• WORK REQUIRED: Take every line from the data that has the word "What" in it.
BEGIN RECORDS FOR THE EXERCISE
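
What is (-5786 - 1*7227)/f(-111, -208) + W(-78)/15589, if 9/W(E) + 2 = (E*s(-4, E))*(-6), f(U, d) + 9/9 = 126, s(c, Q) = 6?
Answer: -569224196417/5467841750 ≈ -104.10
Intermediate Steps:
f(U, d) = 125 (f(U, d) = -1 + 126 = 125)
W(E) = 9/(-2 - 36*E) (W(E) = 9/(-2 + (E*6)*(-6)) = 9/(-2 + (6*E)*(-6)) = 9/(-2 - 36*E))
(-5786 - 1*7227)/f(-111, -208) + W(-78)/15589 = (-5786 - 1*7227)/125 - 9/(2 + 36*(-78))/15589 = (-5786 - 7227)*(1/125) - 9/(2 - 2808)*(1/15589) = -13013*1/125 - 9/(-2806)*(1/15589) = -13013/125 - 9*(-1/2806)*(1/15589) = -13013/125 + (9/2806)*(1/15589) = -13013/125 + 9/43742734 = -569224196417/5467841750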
END RECORDS FOR THE EXERCISE
BEGIN RECORDS FOR THE EXERCISE
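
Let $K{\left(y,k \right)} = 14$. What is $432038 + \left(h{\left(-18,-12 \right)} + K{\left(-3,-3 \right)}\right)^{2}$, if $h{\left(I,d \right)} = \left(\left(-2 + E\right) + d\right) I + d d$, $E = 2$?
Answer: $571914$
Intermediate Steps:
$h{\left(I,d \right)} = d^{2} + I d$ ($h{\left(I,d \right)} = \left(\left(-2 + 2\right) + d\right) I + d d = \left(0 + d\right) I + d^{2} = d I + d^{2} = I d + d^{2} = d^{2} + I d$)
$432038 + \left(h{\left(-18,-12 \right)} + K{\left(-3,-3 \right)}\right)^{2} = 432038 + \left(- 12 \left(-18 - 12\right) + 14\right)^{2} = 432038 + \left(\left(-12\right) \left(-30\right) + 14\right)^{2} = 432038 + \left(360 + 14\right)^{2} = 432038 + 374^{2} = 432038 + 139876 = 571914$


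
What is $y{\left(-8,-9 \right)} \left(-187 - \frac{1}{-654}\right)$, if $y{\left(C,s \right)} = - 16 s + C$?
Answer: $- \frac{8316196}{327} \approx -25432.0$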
END RECORDS FOR THE EXERCISE
• ANSWER BOX:
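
What is (-5786 - 1*7227)/f(-111, -208) + W(-78)/15589, if 9/W(E) + 2 = (E*s(-4, E))*(-6), f(U, d) + 9/9 = 126, s(c, Q) = 6?
Let $K{\left(y,k \right)} = 14$. What is $432038 + \left(h{\left(-18,-12 \right)} + K{\left(-3,-3 \right)}\right)^{2}$, if $h{\left(I,d \right)} = \left(\left(-2 + E\right) + d\right) I + d d$, $E = 2$?
What is $y{\left(-8,-9 \right)} \left(-187 - \frac{1}{-654}\right)$, if $y{\left(C,s \right)} = - 16 s + C$?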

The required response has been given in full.